PROVIDED DATA:
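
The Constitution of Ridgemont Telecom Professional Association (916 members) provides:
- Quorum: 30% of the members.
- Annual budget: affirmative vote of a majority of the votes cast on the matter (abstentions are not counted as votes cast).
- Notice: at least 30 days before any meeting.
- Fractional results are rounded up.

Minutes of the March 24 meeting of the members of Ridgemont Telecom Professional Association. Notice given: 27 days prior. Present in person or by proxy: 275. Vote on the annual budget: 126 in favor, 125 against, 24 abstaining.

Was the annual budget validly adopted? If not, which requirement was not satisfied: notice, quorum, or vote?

Notice: 27 days given; 30 required. Not satisfied.
Quorum: 30% of 916 = 274.80, rounded up to 275; 275 present. Satisfied.
Vote: requires a majority of the votes cast (275 − 24 abstaining = 251); a majority of 251 is 126, so 126 needed; 126 in favor. Satisfied.

Invalid — notice requirement not satisfied.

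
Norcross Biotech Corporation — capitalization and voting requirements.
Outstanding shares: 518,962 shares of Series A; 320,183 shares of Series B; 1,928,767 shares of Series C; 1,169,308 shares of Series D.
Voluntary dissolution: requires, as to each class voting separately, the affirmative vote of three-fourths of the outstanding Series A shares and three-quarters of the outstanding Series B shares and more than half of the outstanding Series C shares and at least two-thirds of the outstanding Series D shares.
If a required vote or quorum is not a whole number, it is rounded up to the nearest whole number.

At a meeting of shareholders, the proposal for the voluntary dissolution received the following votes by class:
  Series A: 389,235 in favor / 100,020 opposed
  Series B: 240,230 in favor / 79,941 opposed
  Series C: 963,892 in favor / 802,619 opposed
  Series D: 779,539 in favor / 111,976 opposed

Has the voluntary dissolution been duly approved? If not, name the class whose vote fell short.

Not approved — the Series C shares did not give the required vote.

Series A: 3/4 of 518962 = 389221.50, rounded up to 389222; 389,222 required, 389,235 in favor — approved.
Series B: 3/4 of 320183 = 240137.25, rounded up to 240138; 240,138 required, 240,230 in favor — approved.
Series C: a majority of 1928767 is 964384; 964,384 required, 963,892 in favor — not approved.
Series D: 2/3 of 1169308 = 779538.67, rounded up to 779539; 779,539 required, 779,539 in favor — approved.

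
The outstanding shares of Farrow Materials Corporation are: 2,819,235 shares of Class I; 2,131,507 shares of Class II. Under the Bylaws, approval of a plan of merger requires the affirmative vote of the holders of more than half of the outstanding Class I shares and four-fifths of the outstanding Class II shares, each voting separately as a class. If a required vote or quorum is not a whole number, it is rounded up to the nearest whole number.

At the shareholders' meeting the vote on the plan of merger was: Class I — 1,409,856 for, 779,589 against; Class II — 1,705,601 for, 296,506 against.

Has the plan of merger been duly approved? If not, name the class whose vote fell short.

Approved — every class gave the required vote.

Class I: a majority of 2819235 is 1409618; 1,409,618 required, 1,409,856 in favor — approved.
Class II: 4/5 of 2131507 = 1705205.60, rounded up to 1705206; 1,705,206 required, 1,705,601 in favor — approved.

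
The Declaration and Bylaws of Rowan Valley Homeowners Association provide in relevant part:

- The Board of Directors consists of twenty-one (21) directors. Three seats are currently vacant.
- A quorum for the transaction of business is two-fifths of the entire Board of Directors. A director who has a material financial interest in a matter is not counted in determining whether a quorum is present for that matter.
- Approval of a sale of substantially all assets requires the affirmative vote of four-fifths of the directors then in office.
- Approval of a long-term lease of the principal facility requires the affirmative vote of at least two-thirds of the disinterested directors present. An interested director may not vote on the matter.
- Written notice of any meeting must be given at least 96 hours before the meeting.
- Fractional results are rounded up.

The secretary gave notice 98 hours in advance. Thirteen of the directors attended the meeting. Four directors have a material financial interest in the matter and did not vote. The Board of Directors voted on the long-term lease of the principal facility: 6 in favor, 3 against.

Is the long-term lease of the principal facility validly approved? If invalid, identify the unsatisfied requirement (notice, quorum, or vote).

Notice: 98 hours given; 96 required (98 ≥ 96). Satisfied.
Quorum: 13 present, but the 4 interested directors do not count, leaving 9. Quorum is 9. Satisfied.
Vote: the long-term lease of the principal facility requires two-thirds of the disinterested directors present (13 − 4 = 9). 2/3 of 9 = 6, so 6 affirmative votes are needed; 6 voted in favor. Satisfied.

Valid — all requirements satisfied.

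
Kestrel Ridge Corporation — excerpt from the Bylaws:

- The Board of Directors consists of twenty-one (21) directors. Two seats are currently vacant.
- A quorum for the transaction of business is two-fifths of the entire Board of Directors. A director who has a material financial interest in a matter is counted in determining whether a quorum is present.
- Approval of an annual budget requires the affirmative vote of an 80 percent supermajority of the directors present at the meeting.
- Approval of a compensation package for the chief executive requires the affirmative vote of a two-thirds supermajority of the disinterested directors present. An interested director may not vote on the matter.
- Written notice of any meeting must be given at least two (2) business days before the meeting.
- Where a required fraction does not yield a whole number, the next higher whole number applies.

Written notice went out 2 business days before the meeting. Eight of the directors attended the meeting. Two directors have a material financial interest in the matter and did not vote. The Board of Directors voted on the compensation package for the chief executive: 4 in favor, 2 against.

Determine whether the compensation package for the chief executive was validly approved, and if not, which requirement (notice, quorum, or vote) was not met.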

WHAT TO WORK ON: Your task is to repeat each line of the material exactly.

SOLUTION TO THE EXERCISE:
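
The Constitution of Ridgemont Telecom Professional Association (916 members) provides:
- Quorum: 30% of the members.
- Annual budget: affirmative vote of a majority of the votes cast on the matter (abstentions are not counted as votes cast).
- Notice: at least 30 days before any meeting.
- Fractional results are rounded up.

Minutes of the March 24 meeting of the members of Ridgemont Telecom Professional Association. Notice given: 27 days prior. Present in person or by proxy: 275. Vote on the annual budget: 126 in favor, 125 against, 24 abstaining.

Was the annual budget validly adopted? If not, which requirement was not satisfied: notice, quorum, or vote?

Notice: 27 days given; 30 required. Not satisfied.
Quorum: 30% of 916 = 274.80, rounded up to 275; 275 present. Satisfied.
Vote: requires a majority of the votes cast (275 − 24 abstaining = 251); a majority of 251 is 126, so 126 needed; 126 in favor. Satisfied.

Invalid — notice requirement not satisfied.

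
Norcross Biotech Corporation — capitalization and voting requirements.
Outstanding shares: 518,962 shares of Series A; 320,183 shares of Series B; 1,928,767 shares of Series C; 1,169,308 shares of Series D.
Voluntary dissolution: requires, as to each class voting separately, the affirmative vote of three-fourths of the outstanding Series A shares and three-quarters of the outstanding Series B shares and more than half of the outstanding Series C shares and at least two-thirds of the outstanding Series D shares.
If a required vote or quorum is not a whole number, it is rounded up to the nearest whole number.

At a meeting of shareholders, the proposal for the voluntary dissolution received the following votes by class:
  Series A: 389,235 in favor / 100,020 opposed
  Series B: 240,230 in favor / 79,941 opposed
  Series C: 963,892 in favor / 802,619 opposed
  Series D: 779,539 in favor / 111,976 opposed

Has the voluntary dissolution been duly approved? If not, name the class whose vote fell short.

Not approved — the Series C shares did not give the required vote.

Series A: 3/4 of 518962 = 389221.50, rounded up to 389222; 389,222 required, 389,235 in favor — approved.
Series B: 3/4 of 320183 = 240137.25, rounded up to 240138; 240,138 required, 240,230 in favor — approved.
Series C: a majority of 1928767 is 964384; 964,384 required, 963,892 in favor — not approved.
Series D: 2/3 of 1169308 = 779538.67, rounded up to 779539; 779,539 required, 779,539 in favor — approved.

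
The outstanding shares of Farrow Materials Corporation are: 2,819,235 shares of Class I; 2,131,507 shares of Class II. Under the Bylaws, approval of a plan of merger requires the affirmative vote of the holders of more than half of the outstanding Class I shares and four-fifths of the outstanding Class II shares, each voting separately as a class. If a required vote or quorum is not a whole number, it is rounded up to the nearest whole number.

At the shareholders' meeting the vote on the plan of merger was: Class I — 1,409,856 for, 779,589 against; Class II — 1,705,601 for, 296,506 against.

Has the plan of merger been duly approved? If not, name the class whose vote fell short.

Approved — every class gave the required vote.

Class I: a majority of 2819235 is 1409618; 1,409,618 required, 1,409,856 in favor — approved.
Class II: 4/5 of 2131507 = 1705205.60, rounded up to 1705206; 1,705,206 required, 1,705,601 in favor — approved.

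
The Declaration and Bylaws of Rowan Valley Homeowners Association provide in relevant part:

- The Board of Directors consists of twenty-one (21) directors. Three seats are currently vacant.
- A quorum for the transaction of business is two-fifths of the entire Board of Directors. A director who has a material financial interest in a matter is not counted in determining whether a quorum is present for that matter.
- Approval of a sale of substantially all assets requires the affirmative vote of four-fifths of the directors then in office.
- Approval of a long-term lease of the principal facility requires the affirmative vote of at least two-thirds of the disinterested directors present. An interested director may not vote on the matter.
- Written notice of any meeting must be given at least 96 hours before the meeting.
- Fractional results are rounded up.

The secretary gave notice 98 hours in advance. Thirteen of the directors attended the meeting. Four directors have a material financial interest in the matter and did not vote. The Board of Directors voted on the long-term lease of the principal facility: 6 in favor, 3 against.

Is the long-term lease of the principal facility validly approved? If invalid, identify the unsatisfied requirement (notice, quorum, or vote).

Notice: 98 hours given; 96 required (98 ≥ 96). Satisfied.
Quorum: 13 present, but the 4 interested directors do not count, leaving 9. Quorum is 9. Satisfied.
Vote: the long-term lease of the principal facility requires two-thirds of the disinterested directors present (13 − 4 = 9). 2/3 of 9 = 6, so 6 affirmative votes are needed; 6 voted in favor. Satisfied.

Valid — all requirements satisfied.

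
Kestrel Ridge Corporation — excerpt from the Bylaws:

- The Board of Directors consists of twenty-one (21) directors. Two seats are currently vacant.
- A quorum for the transaction of business is two-fifths of the entire Board of Directors. A director who has a material financial interest in a matter is counted in determining whether a quorum is present.
- Approval of an annual budget requires the affirmative vote of an 80 percent supermajority of the directors present at the meeting.
- Approval of a compensation package for the chief executive requires the affirmative vote of a two-thirds supermajority of the disinterested directors present. An interested director may not vote on the matter.
- Written notice of any meeting must be given at least two (2) business days before the meeting.
- Where a required fraction does not yield a whole number, the next higher whole number applies.

Written notice went out 2 business days before the meeting. Eight of the directors attended the meeting. Two directors have a material financial interest in the matter and did not vote. The Board of Directors voted on the compensation package for the chief executive: 4 in favor, 2 against.

Determine whether the compensation package for the chief executive was validly approved, and if not, which requirement (notice, quorum, or vote) was not met.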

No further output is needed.